§ Task details
Return the data given below exactly as it appears.

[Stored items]
= Beginning of Section =

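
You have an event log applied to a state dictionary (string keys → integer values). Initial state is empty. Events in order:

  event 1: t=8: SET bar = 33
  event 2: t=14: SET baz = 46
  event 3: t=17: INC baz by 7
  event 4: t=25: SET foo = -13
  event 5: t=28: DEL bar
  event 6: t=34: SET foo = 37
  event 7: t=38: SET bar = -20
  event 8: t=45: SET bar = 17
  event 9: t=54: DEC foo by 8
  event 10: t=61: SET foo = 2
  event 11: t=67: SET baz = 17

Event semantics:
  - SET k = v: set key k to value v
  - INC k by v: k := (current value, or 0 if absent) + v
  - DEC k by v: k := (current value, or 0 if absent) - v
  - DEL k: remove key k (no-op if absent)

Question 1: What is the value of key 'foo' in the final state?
Answer: 2

Derivation:
Track key 'foo' through all 11 events:
  event 1 (t=8: SET bar = 33): foo unchanged
  event 2 (t=14: SET baz = 46): foo unchanged
  event 3 (t=17: INC baz by 7): foo unchanged
  event 4 (t=25: SET foo = -13): foo (absent) -> -13
  event 5 (t=28: DEL bar): foo unchanged
  event 6 (t=34: SET foo = 37): foo -13 -> 37
  event 7 (t=38: SET bar = -20): foo unchanged
  event 8 (t=45: SET bar = 17): foo unchanged
  event 9 (t=54: DEC foo by 8): foo 37 -> 29
  event 10 (t=61: SET foo = 2): foo 29 -> 2
  event 11 (t=67: SET baz = 17): foo unchanged
Final: foo = 2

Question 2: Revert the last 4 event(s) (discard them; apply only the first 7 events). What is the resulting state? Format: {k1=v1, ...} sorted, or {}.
Keep first 7 events (discard last 4):
  after event 1 (t=8: SET bar = 33): {bar=33}
  after event 2 (t=14: SET baz = 46): {bar=33, baz=46}
  after event 3 (t=17: INC baz by 7): {bar=33, baz=53}
  after event 4 (t=25: SET foo = -13): {bar=33, baz=53, foo=-13}
  after event 5 (t=28: DEL bar): {baz=53, foo=-13}
  after event 6 (t=34: SET foo = 37): {baz=53, foo=37}
  after event 7 (t=38: SET bar = -20): {bar=-20, baz=53, foo=37}

Answer: {bar=-20, baz=53, foo=37}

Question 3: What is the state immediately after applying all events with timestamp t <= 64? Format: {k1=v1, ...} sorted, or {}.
Answer: {bar=17, baz=53, foo=2}

Derivation:
Apply events with t <= 64 (10 events):
  after event 1 (t=8: SET bar = 33): {bar=33}
  after event 2 (t=14: SET baz = 46): {bar=33, baz=46}
  after event 3 (t=17: INC baz by 7): {bar=33, baz=53}
  after event 4 (t=25: SET foo = -13): {bar=33, baz=53, foo=-13}
  after event 5 (t=28: DEL bar): {baz=53, foo=-13}
  after event 6 (t=34: SET foo = 37): {baz=53, foo=37}
  after event 7 (t=38: SET bar = -20): {bar=-20, baz=53, foo=37}
  after event 8 (t=45: SET bar = 17): {bar=17, baz=53, foo=37}
  after event 9 (t=54: DEC foo by 8): {bar=17, baz=53, foo=29}
  after event 10 (t=61: SET foo = 2): {bar=17, baz=53, foo=2}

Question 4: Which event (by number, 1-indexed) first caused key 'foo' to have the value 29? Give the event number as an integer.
Looking for first event where foo becomes 29:
  event 4: foo = -13
  event 5: foo = -13
  event 6: foo = 37
  event 7: foo = 37
  event 8: foo = 37
  event 9: foo 37 -> 29  <-- first match

Answer: 9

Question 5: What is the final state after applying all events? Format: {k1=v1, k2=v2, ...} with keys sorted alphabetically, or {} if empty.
Answer: {bar=17, baz=17, foo=2}

Derivation:
  after event 1 (t=8: SET bar = 33): {bar=33}
  after event 2 (t=14: SET baz = 46): {bar=33, baz=46}
  after event 3 (t=17: INC baz by 7): {bar=33, baz=53}
  after event 4 (t=25: SET foo = -13): {bar=33, baz=53, foo=-13}
  after event 5 (t=28: DEL bar): {baz=53, foo=-13}
  after event 6 (t=34: SET foo = 37): {baz=53, foo=37}
  after event 7 (t=38: SET bar = -20): {bar=-20, baz=53, foo=37}
  after event 8 (t=45: SET bar = 17): {bar=17, baz=53, foo=37}
  after event 9 (t=54: DEC foo by 8): {bar=17, baz=53, foo=29}
  after event 10 (t=61: SET foo = 2): {bar=17, baz=53, foo=2}
  after event 11 (t=67: SET baz = 17): {bar=17, baz=17, foo=2}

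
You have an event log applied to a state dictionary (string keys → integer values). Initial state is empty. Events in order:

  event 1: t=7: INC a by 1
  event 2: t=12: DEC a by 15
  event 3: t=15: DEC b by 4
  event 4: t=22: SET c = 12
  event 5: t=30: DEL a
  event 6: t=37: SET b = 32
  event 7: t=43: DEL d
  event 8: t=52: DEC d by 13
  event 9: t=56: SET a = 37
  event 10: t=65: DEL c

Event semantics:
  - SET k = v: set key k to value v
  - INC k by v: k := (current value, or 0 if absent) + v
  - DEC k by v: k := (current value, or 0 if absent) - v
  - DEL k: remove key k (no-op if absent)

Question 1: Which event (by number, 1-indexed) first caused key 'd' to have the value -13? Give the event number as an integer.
Looking for first event where d becomes -13:
  event 8: d (absent) -> -13  <-- first match

Answer: 8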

= End of Section =

§ Response for this exercise
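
You have an event log applied to a state dictionary (string keys → integer values). Initial state is empty. Events in order:

  event 1: t=8: SET bar = 33
  event 2: t=14: SET baz = 46
  event 3: t=17: INC baz by 7
  event 4: t=25: SET foo = -13
  event 5: t=28: DEL bar
  event 6: t=34: SET foo = 37
  event 7: t=38: SET bar = -20
  event 8: t=45: SET bar = 17
  event 9: t=54: DEC foo by 8
  event 10: t=61: SET foo = 2
  event 11: t=67: SET baz = 17

Event semantics:
  - SET k = v: set key k to value v
  - INC k by v: k := (current value, or 0 if absent) + v
  - DEC k by v: k := (current value, or 0 if absent) - v
  - DEL k: remove key k (no-op if absent)

Question 1: What is the value of key 'foo' in the final state?
Answer: 2

Derivation:
Track key 'foo' through all 11 events:
  event 1 (t=8: SET bar = 33): foo unchanged
  event 2 (t=14: SET baz = 46): foo unchanged
  event 3 (t=17: INC baz by 7): foo unchanged
  event 4 (t=25: SET foo = -13): foo (absent) -> -13
  event 5 (t=28: DEL bar): foo unchanged
  event 6 (t=34: SET foo = 37): foo -13 -> 37
  event 7 (t=38: SET bar = -20): foo unchanged
  event 8 (t=45: SET bar = 17): foo unchanged
  event 9 (t=54: DEC foo by 8): foo 37 -> 29
  event 10 (t=61: SET foo = 2): foo 29 -> 2
  event 11 (t=67: SET baz = 17): foo unchanged
Final: foo = 2

Question 2: Revert the last 4 event(s) (discard them; apply only the first 7 events). What is the resulting state? Format: {k1=v1, ...} sorted, or {}.
Keep first 7 events (discard last 4):
  after event 1 (t=8: SET bar = 33): {bar=33}
  after event 2 (t=14: SET baz = 46): {bar=33, baz=46}
  after event 3 (t=17: INC baz by 7): {bar=33, baz=53}
  after event 4 (t=25: SET foo = -13): {bar=33, baz=53, foo=-13}
  after event 5 (t=28: DEL bar): {baz=53, foo=-13}
  after event 6 (t=34: SET foo = 37): {baz=53, foo=37}
  after event 7 (t=38: SET bar = -20): {bar=-20, baz=53, foo=37}

Answer: {bar=-20, baz=53, foo=37}

Question 3: What is the state immediately after applying all events with timestamp t <= 64? Format: {k1=v1, ...} sorted, or {}.
Answer: {bar=17, baz=53, foo=2}

Derivation:
Apply events with t <= 64 (10 events):
  after event 1 (t=8: SET bar = 33): {bar=33}
  after event 2 (t=14: SET baz = 46): {bar=33, baz=46}
  after event 3 (t=17: INC baz by 7): {bar=33, baz=53}
  after event 4 (t=25: SET foo = -13): {bar=33, baz=53, foo=-13}
  after event 5 (t=28: DEL bar): {baz=53, foo=-13}
  after event 6 (t=34: SET foo = 37): {baz=53, foo=37}
  after event 7 (t=38: SET bar = -20): {bar=-20, baz=53, foo=37}
  after event 8 (t=45: SET bar = 17): {bar=17, baz=53, foo=37}
  after event 9 (t=54: DEC foo by 8): {bar=17, baz=53, foo=29}
  after event 10 (t=61: SET foo = 2): {bar=17, baz=53, foo=2}

Question 4: Which event (by number, 1-indexed) first caused key 'foo' to have the value 29? Give the event number as an integer.
Looking for first event where foo becomes 29:
  event 4: foo = -13
  event 5: foo = -13
  event 6: foo = 37
  event 7: foo = 37
  event 8: foo = 37
  event 9: foo 37 -> 29  <-- first match

Answer: 9

Question 5: What is the final state after applying all events? Format: {k1=v1, k2=v2, ...} with keys sorted alphabetically, or {} if empty.
Answer: {bar=17, baz=17, foo=2}

Derivation:
  after event 1 (t=8: SET bar = 33): {bar=33}
  after event 2 (t=14: SET baz = 46): {bar=33, baz=46}
  after event 3 (t=17: INC baz by 7): {bar=33, baz=53}
  after event 4 (t=25: SET foo = -13): {bar=33, baz=53, foo=-13}
  after event 5 (t=28: DEL bar): {baz=53, foo=-13}
  after event 6 (t=34: SET foo = 37): {baz=53, foo=37}
  after event 7 (t=38: SET bar = -20): {bar=-20, baz=53, foo=37}
  after event 8 (t=45: SET bar = 17): {bar=17, baz=53, foo=37}
  after event 9 (t=54: DEC foo by 8): {bar=17, baz=53, foo=29}
  after event 10 (t=61: SET foo = 2): {bar=17, baz=53, foo=2}
  after event 11 (t=67: SET baz = 17): {bar=17, baz=17, foo=2}

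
You have an event log applied to a state dictionary (string keys → integer values). Initial state is empty. Events in order:

  event 1: t=7: INC a by 1
  event 2: t=12: DEC a by 15
  event 3: t=15: DEC b by 4
  event 4: t=22: SET c = 12
  event 5: t=30: DEL a
  event 6: t=37: SET b = 32
  event 7: t=43: DEL d
  event 8: t=52: DEC d by 13
  event 9: t=56: SET a = 37
  event 10: t=65: DEL c

Event semantics:
  - SET k = v: set key k to value v
  - INC k by v: k := (current value, or 0 if absent) + v
  - DEC k by v: k := (current value, or 0 if absent) - v
  - DEL k: remove key k (no-op if absent)

Question 1: Which event (by number, 1-indexed) first caused key 'd' to have the value -13? Give the event number as an integer.
Looking for first event where d becomes -13:
  event 8: d (absent) -> -13  <-- first match

Answer: 8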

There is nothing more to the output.